WHAT YOU SHOULD DO:
Write out every line below that includes the word "sparse".

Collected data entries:
• • • •
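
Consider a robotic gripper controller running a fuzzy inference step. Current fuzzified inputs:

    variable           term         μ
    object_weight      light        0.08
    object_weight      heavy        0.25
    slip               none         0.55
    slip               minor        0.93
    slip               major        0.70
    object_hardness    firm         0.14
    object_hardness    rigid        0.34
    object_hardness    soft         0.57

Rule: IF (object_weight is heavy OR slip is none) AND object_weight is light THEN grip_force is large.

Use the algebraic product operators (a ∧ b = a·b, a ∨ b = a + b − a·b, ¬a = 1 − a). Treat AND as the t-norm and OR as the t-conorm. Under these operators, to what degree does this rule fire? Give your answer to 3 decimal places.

0.053

firing strength: (heavy=0.25 OR none=0.55) = 0.6625; AND[a·b] with light=0.08 → w = 0.0530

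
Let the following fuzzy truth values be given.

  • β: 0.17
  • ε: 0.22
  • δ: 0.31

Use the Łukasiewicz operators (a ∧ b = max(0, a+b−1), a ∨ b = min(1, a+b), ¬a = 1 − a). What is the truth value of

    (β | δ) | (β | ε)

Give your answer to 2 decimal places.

0.87

β | δ = min(1, a+b) on (0.17, 0.31) = 0.48
β | ε = min(1, a+b) on (0.17, 0.22) = 0.39
(β | δ) | (β | ε) = min(1, a+b) on (0.48, 0.39) = 0.87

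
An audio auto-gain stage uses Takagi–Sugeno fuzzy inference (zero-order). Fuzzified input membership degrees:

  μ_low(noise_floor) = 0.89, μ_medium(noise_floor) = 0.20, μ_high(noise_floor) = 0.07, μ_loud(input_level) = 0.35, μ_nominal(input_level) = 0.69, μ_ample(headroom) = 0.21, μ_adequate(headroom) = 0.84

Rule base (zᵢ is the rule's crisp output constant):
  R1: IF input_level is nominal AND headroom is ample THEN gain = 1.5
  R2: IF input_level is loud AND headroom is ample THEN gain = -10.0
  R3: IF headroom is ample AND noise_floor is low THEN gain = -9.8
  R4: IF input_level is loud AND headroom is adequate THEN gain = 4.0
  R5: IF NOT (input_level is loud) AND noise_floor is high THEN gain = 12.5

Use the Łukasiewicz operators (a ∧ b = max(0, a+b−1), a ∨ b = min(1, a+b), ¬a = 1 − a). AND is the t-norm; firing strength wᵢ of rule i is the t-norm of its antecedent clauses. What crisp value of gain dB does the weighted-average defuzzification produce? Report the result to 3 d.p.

-0.759

R1 (z=1.5): nominal=0.69, ample=0.21; AND[max(0, a+b−1)] → w = 0.00
R2 (z=-10.0): loud=0.35, ample=0.21; AND[max(0, a+b−1)] → w = 0.00
R3 (z=-9.8): ample=0.21, low=0.89; AND[max(0, a+b−1)] → w = 0.10
R4 (z=4.0): loud=0.35, adequate=0.84; AND[max(0, a+b−1)] → w = 0.19
R5 (z=12.5): ¬loud=1−0.35=0.65, high=0.07; AND[max(0, a+b−1)] → w = 0.00
Weighted average = (0.00·1.5 + 0.00·-10.0 + 0.10·-9.8 + 0.19·4.0 + 0.00·12.5) / (0.00 + 0.00 + 0.10 + 0.19 + 0.00)
  = -0.2200 / 0.2900 = -0.759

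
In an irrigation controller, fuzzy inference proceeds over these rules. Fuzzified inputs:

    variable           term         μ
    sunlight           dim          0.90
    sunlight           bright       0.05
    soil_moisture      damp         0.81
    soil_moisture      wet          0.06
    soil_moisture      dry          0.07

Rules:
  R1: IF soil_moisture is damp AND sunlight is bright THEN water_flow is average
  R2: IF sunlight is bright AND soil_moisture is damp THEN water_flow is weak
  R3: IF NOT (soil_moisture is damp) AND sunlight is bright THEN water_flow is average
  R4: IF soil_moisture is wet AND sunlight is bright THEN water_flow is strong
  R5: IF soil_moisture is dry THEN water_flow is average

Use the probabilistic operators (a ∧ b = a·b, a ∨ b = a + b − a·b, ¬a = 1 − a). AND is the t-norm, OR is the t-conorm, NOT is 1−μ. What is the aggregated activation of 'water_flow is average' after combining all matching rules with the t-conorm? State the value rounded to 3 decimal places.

0.116

R1: damp=0.81, bright=0.05; AND[a·b] → w = 0.0405
R2: bright=0.05, damp=0.81; AND[a·b] → w = 0.0405
R3: ¬damp=1−0.81=0.19, bright=0.05; AND[a·b] → w = 0.0095
R4: wet=0.06, bright=0.05; AND[a·b] → w = 0.0030
R5: dry=0.07 → w = 0.0700
Rules with consequent 'average': {R1, R3, R5} → strengths 0.0405, 0.0095, 0.0700
Aggregate via t-conorm [a + b − a·b]: 0.1161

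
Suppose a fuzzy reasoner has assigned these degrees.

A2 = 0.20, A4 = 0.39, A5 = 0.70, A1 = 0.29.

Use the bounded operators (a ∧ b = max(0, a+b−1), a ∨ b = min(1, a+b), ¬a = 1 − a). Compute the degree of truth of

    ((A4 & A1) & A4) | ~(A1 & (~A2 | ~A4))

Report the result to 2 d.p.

0.71

A4 & A1 = max(0, a+b−1) on (0.39, 0.29) = 0.00
(A4 & A1) & A4 = max(0, a+b−1) on (0.00, 0.39) = 0.00
~A2 = 1 − 0.20 = 0.80
~A4 = 1 − 0.39 = 0.61
~A2 | ~A4 = min(1, a+b) on (0.80, 0.61) = 1.00
A1 & (~A2 | ~A4) = max(0, a+b−1) on (0.29, 1.00) = 0.29
~(A1 & (~A2 | ~A4)) = 1 − 0.29 = 0.71
((A4 & A1) & A4) | ~(A1 & (~A2 | ~A4)) = min(1, a+b) on (0.00, 0.71) = 0.71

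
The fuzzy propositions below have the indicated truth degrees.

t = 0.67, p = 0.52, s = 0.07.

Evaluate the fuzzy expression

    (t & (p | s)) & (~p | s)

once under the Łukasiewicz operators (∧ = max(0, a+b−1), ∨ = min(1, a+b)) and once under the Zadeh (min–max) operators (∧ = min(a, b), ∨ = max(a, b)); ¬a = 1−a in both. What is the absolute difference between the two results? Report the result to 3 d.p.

0.480

Under Łukasiewicz:
  p | s = min(1, a+b) on (0.52, 0.07) = 0.59
  t & (p | s) = max(0, a+b−1) on (0.67, 0.59) = 0.26
  ~p = 1 − 0.52 = 0.48
  ~p | s = min(1, a+b) on (0.48, 0.07) = 0.55
  (t & (p | s)) & (~p | s) = max(0, a+b−1) on (0.26, 0.55) = 0.00
  → value = 0.0000
Under Zadeh (min–max):
  p | s = max(a, b) on (0.52, 0.07) = 0.52
  t & (p | s) = min(a, b) on (0.67, 0.52) = 0.52
  ~p = 1 − 0.52 = 0.48
  ~p | s = max(a, b) on (0.48, 0.07) = 0.48
  (t & (p | s)) & (~p | s) = min(a, b) on (0.52, 0.48) = 0.48
  → value = 0.4800
|0.0000 − 0.4800| = 0.480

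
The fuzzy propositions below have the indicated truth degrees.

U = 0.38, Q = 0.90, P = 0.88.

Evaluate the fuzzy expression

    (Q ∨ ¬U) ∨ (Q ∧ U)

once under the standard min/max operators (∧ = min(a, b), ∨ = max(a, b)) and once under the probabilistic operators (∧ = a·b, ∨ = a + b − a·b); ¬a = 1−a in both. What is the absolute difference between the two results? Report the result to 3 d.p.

Under standard min/max:
  ¬U = 1 − 0.38 = 0.62
  Q ∨ ¬U = max(a, b) on (0.90, 0.62) = 0.90
  Q ∧ U = min(a, b) on (0.90, 0.38) = 0.38
  (Q ∨ ¬U) ∨ (Q ∧ U) = max(a, b) on (0.90, 0.38) = 0.90
  → value = 0.9000
Under probabilistic:
  ¬U = 1 − 0.3800 = 0.6200
  Q ∨ ¬U = a + b − a·b on (0.9000, 0.6200) = 0.9620
  Q ∧ U = a·b on (0.9000, 0.3800) = 0.3420
  (Q ∨ ¬U) ∨ (Q ∧ U) = a + b − a·b on (0.9620, 0.3420) = 0.9750
  → value = 0.9750
|0.9000 − 0.9750| = 0.075

0.075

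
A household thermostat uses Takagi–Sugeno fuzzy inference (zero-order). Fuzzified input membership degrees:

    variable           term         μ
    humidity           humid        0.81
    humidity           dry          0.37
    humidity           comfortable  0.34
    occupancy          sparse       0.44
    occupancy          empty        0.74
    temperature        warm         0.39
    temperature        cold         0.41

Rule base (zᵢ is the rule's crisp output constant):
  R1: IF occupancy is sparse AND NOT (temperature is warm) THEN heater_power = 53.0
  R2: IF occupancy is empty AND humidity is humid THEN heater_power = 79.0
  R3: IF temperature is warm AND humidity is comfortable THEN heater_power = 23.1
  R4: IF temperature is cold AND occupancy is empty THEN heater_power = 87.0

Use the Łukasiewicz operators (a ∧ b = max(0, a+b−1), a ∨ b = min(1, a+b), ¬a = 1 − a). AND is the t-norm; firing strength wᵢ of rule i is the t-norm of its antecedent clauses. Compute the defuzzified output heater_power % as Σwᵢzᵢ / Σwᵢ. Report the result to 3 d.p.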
• • • •
SOLUTION TO THIS PROBLEM:
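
    occupancy          sparse       0.44
  R1: IF occupancy is sparse AND NOT (temperature is warm) THEN heater_power = 53.0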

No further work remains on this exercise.